───── Provided data ─────

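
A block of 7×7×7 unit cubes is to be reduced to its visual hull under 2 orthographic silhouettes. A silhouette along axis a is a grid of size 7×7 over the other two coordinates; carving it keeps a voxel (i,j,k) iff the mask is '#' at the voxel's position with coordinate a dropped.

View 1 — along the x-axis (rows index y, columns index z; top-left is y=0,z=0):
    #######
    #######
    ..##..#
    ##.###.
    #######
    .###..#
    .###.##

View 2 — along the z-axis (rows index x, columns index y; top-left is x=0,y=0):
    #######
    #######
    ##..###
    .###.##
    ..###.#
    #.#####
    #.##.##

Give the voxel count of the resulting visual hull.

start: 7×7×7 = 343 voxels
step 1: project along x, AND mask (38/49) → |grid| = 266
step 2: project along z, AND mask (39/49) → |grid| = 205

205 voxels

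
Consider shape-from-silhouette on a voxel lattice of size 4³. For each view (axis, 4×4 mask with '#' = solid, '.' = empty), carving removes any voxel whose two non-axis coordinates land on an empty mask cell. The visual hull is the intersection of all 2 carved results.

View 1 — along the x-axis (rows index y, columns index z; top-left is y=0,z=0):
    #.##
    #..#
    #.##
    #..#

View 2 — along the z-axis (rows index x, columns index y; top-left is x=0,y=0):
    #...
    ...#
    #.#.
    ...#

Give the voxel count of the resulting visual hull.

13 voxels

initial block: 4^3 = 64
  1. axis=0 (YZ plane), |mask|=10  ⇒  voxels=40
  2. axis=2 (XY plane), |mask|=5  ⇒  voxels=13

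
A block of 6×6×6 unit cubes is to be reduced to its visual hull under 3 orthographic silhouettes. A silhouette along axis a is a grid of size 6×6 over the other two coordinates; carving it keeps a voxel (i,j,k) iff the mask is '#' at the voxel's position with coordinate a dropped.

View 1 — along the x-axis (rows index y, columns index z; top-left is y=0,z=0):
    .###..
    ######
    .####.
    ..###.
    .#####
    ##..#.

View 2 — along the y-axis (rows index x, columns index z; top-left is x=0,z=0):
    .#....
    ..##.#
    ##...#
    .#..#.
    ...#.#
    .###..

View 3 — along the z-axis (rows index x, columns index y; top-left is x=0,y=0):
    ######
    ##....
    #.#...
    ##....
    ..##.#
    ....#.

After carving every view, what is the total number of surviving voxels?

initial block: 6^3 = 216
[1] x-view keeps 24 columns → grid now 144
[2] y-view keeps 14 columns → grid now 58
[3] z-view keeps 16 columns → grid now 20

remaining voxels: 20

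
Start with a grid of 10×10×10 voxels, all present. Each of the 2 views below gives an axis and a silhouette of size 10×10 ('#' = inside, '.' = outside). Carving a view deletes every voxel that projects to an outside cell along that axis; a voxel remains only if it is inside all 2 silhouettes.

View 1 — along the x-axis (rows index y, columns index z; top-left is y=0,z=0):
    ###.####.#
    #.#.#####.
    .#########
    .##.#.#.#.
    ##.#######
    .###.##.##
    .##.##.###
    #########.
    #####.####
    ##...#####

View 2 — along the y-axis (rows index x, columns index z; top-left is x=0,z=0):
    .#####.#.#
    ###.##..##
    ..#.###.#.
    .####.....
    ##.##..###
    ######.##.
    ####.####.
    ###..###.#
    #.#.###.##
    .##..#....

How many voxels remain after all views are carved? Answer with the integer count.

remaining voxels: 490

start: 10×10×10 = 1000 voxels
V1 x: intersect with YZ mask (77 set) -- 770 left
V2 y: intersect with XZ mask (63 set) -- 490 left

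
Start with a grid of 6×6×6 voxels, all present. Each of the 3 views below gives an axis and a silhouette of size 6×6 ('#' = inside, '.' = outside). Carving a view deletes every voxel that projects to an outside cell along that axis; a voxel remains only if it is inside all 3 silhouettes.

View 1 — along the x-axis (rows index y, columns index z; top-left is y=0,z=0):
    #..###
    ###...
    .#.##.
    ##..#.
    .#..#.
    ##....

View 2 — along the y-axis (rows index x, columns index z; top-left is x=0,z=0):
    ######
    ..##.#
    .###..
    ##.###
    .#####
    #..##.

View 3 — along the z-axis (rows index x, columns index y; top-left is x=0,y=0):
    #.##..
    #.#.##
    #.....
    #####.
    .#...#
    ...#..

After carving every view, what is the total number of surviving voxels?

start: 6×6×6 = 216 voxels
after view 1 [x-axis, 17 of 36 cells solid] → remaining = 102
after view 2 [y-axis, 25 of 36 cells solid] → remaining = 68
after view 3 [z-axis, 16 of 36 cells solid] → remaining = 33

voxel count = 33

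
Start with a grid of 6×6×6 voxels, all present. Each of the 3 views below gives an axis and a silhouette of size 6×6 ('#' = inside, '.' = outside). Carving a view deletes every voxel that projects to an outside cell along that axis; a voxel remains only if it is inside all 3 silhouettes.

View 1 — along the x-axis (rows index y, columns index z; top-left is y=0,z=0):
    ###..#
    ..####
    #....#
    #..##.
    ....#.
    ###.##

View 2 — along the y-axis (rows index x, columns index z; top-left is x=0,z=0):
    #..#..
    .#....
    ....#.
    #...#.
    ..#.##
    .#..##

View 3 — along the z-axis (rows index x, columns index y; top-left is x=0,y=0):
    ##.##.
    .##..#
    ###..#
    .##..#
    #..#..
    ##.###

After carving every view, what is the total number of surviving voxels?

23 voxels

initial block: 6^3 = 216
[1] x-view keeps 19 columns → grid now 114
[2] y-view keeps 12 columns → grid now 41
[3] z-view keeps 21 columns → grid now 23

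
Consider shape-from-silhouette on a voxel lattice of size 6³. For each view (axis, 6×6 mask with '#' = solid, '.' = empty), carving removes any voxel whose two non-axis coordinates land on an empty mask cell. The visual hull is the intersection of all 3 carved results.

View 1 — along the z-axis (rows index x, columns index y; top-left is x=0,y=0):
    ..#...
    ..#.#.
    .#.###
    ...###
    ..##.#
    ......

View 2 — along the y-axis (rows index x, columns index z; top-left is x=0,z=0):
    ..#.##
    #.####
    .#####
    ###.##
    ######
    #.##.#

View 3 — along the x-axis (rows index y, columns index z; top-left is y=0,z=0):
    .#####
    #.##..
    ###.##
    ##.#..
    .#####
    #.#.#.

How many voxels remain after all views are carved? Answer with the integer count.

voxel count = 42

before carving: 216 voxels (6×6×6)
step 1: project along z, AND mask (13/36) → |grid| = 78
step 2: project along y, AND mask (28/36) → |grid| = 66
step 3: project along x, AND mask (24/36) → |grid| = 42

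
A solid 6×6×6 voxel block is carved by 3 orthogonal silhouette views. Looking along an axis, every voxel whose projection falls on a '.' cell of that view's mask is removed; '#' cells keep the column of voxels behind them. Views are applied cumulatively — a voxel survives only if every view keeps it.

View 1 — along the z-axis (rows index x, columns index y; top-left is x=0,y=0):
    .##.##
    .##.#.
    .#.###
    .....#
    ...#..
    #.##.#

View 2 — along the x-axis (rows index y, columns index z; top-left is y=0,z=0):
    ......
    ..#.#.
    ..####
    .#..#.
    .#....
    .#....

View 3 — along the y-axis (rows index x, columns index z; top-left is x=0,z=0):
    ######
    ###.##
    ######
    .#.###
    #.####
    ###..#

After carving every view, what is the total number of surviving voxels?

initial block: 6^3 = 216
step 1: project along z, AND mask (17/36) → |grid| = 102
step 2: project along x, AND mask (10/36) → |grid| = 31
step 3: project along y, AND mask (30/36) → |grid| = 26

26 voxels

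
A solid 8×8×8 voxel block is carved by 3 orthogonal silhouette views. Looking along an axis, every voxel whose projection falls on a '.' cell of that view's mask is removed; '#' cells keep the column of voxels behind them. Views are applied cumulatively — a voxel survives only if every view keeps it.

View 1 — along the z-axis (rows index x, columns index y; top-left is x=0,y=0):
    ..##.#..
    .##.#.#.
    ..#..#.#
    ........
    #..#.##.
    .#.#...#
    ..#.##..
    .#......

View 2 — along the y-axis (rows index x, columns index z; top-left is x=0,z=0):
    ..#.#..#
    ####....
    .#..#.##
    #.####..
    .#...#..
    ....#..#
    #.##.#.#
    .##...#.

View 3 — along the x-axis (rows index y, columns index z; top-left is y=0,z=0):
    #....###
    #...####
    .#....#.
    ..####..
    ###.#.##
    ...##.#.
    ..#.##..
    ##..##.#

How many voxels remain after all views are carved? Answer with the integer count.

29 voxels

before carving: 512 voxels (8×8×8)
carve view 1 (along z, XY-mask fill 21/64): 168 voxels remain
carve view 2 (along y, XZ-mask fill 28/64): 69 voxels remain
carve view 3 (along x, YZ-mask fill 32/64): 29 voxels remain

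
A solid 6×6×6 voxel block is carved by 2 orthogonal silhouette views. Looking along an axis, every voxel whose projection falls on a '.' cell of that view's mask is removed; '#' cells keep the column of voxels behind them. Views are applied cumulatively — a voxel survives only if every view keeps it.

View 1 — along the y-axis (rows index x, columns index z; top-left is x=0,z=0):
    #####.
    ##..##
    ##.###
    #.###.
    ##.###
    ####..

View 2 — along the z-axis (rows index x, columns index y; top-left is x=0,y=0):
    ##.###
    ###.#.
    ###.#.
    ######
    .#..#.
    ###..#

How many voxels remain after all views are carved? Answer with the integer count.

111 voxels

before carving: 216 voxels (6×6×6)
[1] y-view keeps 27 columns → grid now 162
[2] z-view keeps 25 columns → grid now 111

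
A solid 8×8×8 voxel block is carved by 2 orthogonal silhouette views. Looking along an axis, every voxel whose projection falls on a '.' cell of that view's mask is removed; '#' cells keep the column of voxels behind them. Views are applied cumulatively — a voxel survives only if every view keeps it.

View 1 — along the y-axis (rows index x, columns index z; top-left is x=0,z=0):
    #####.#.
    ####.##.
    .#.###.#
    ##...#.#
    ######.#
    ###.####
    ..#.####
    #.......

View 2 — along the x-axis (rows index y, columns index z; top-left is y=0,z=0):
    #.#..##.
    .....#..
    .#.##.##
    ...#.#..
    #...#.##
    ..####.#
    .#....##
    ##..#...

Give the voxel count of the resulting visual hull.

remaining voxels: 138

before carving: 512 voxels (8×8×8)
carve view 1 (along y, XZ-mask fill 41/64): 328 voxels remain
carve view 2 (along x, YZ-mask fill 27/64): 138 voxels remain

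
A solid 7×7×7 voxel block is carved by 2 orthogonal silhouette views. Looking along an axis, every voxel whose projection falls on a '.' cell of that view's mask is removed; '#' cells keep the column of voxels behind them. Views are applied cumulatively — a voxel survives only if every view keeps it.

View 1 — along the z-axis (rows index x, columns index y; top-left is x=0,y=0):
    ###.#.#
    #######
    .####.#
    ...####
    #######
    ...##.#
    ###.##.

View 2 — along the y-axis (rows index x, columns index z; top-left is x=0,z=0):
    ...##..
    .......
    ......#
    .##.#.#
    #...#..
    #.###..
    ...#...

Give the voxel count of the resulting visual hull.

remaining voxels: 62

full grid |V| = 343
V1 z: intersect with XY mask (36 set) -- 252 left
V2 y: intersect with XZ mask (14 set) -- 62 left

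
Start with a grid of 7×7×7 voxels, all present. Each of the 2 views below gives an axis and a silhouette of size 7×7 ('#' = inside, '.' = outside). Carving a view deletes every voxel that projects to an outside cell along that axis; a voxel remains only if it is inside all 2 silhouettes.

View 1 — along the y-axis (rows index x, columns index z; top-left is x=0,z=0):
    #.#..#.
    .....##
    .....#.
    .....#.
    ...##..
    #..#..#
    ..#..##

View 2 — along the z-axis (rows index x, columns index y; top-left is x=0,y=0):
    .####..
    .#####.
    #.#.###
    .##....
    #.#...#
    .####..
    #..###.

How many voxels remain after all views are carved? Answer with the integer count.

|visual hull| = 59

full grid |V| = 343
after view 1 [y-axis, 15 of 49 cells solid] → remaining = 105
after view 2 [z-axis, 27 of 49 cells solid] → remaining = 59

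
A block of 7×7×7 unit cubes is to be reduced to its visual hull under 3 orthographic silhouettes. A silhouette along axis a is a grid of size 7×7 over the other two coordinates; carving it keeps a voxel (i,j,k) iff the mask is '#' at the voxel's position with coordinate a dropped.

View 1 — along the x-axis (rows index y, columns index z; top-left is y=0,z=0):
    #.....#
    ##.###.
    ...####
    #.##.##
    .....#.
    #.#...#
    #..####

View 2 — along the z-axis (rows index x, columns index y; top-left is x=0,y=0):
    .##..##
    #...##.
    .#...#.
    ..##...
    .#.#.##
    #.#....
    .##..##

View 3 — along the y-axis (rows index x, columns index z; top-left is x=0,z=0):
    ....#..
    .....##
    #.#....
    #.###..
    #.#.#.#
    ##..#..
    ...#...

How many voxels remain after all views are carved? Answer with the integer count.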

─────

• _Assignment_
Each line that contains "deletes" is to be copied from the listing above.

• _Answer section_
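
Start with a grid of 10×10×10 voxels, all present. Each of the 2 views below gives an axis and a silhouette of size 10×10 ('#' = inside, '.' = outside). Carving a view deletes every voxel that projects to an outside cell along that axis; a voxel remains only if it is inside all 2 silhouettes.
Start with a grid of 6×6×6 voxels, all present. Each of the 3 views below gives an axis and a silhouette of size 6×6 ('#' = inside, '.' = outside). Carving a view deletes every voxel that projects to an outside cell along that axis; a voxel remains only if it is inside all 3 silhouettes.
Start with a grid of 6×6×6 voxels, all present. Each of the 3 views below gives an axis and a silhouette of size 6×6 ('#' = inside, '.' = outside). Carving a view deletes every voxel that projects to an outside cell along that axis; a voxel remains only if it is inside all 3 silhouettes.
Start with a grid of 7×7×7 voxels, all present. Each of the 2 views below gives an axis and a silhouette of size 7×7 ('#' = inside, '.' = outside). Carving a view deletes every voxel that projects to an outside cell along that axis; a voxel remains only if it is inside all 2 silhouettes.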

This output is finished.